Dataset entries

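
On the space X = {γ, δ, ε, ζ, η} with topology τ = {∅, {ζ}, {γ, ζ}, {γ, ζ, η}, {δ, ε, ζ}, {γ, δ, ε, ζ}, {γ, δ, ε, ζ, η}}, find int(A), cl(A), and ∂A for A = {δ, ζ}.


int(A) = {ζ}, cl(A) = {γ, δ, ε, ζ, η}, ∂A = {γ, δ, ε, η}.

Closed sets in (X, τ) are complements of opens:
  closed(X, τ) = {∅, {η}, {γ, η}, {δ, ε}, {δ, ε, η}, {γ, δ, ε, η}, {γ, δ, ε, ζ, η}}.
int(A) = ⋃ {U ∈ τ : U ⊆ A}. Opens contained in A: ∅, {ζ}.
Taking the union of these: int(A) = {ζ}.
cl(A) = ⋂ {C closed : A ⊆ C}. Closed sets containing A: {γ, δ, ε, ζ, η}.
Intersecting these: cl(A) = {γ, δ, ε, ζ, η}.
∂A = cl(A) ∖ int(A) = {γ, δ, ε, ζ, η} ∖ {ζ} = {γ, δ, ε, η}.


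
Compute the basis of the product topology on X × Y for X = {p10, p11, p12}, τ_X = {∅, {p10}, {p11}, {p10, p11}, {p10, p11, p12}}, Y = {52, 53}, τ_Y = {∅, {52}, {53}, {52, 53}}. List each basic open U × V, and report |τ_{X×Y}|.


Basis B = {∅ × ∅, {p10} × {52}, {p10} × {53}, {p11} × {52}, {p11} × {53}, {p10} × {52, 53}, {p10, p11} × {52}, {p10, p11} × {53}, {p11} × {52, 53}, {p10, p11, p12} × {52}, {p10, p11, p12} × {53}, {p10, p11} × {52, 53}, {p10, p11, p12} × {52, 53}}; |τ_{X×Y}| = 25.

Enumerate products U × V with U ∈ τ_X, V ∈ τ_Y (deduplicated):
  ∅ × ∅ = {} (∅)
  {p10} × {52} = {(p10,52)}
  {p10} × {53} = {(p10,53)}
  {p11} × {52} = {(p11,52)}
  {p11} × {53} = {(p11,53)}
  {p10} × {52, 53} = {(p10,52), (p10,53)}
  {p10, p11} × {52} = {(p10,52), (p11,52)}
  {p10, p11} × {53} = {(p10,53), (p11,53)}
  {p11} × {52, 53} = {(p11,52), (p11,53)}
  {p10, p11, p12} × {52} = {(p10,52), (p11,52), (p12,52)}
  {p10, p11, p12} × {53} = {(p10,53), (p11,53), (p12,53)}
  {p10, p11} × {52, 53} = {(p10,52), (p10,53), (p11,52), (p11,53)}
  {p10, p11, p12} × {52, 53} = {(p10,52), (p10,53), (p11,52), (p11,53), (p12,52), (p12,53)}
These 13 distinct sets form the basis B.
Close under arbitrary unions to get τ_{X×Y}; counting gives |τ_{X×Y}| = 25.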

**Task statement**
Give the data back in full, exactly as written.

**Task solution**
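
On the space X = {γ, δ, ε, ζ, η} with topology τ = {∅, {ζ}, {γ, ζ}, {γ, ζ, η}, {δ, ε, ζ}, {γ, δ, ε, ζ}, {γ, δ, ε, ζ, η}}, find int(A), cl(A), and ∂A for A = {δ, ζ}.


int(A) = {ζ}, cl(A) = {γ, δ, ε, ζ, η}, ∂A = {γ, δ, ε, η}.

Closed sets in (X, τ) are complements of opens:
  closed(X, τ) = {∅, {η}, {γ, η}, {δ, ε}, {δ, ε, η}, {γ, δ, ε, η}, {γ, δ, ε, ζ, η}}.
int(A) = ⋃ {U ∈ τ : U ⊆ A}. Opens contained in A: ∅, {ζ}.
Taking the union of these: int(A) = {ζ}.
cl(A) = ⋂ {C closed : A ⊆ C}. Closed sets containing A: {γ, δ, ε, ζ, η}.
Intersecting these: cl(A) = {γ, δ, ε, ζ, η}.
∂A = cl(A) ∖ int(A) = {γ, δ, ε, ζ, η} ∖ {ζ} = {γ, δ, ε, η}.


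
Compute the basis of the product topology on X × Y for X = {p10, p11, p12}, τ_X = {∅, {p10}, {p11}, {p10, p11}, {p10, p11, p12}}, Y = {52, 53}, τ_Y = {∅, {52}, {53}, {52, 53}}. List each basic open U × V, and report |τ_{X×Y}|.


Basis B = {∅ × ∅, {p10} × {52}, {p10} × {53}, {p11} × {52}, {p11} × {53}, {p10} × {52, 53}, {p10, p11} × {52}, {p10, p11} × {53}, {p11} × {52, 53}, {p10, p11, p12} × {52}, {p10, p11, p12} × {53}, {p10, p11} × {52, 53}, {p10, p11, p12} × {52, 53}}; |τ_{X×Y}| = 25.

Enumerate products U × V with U ∈ τ_X, V ∈ τ_Y (deduplicated):
  ∅ × ∅ = {} (∅)
  {p10} × {52} = {(p10,52)}
  {p10} × {53} = {(p10,53)}
  {p11} × {52} = {(p11,52)}
  {p11} × {53} = {(p11,53)}
  {p10} × {52, 53} = {(p10,52), (p10,53)}
  {p10, p11} × {52} = {(p10,52), (p11,52)}
  {p10, p11} × {53} = {(p10,53), (p11,53)}
  {p11} × {52, 53} = {(p11,52), (p11,53)}
  {p10, p11, p12} × {52} = {(p10,52), (p11,52), (p12,52)}
  {p10, p11, p12} × {53} = {(p10,53), (p11,53), (p12,53)}
  {p10, p11} × {52, 53} = {(p10,52), (p10,53), (p11,52), (p11,53)}
  {p10, p11, p12} × {52, 53} = {(p10,52), (p10,53), (p11,52), (p11,53), (p12,52), (p12,53)}
These 13 distinct sets form the basis B.
Close under arbitrary unions to get τ_{X×Y}; counting gives |τ_{X×Y}| = 25.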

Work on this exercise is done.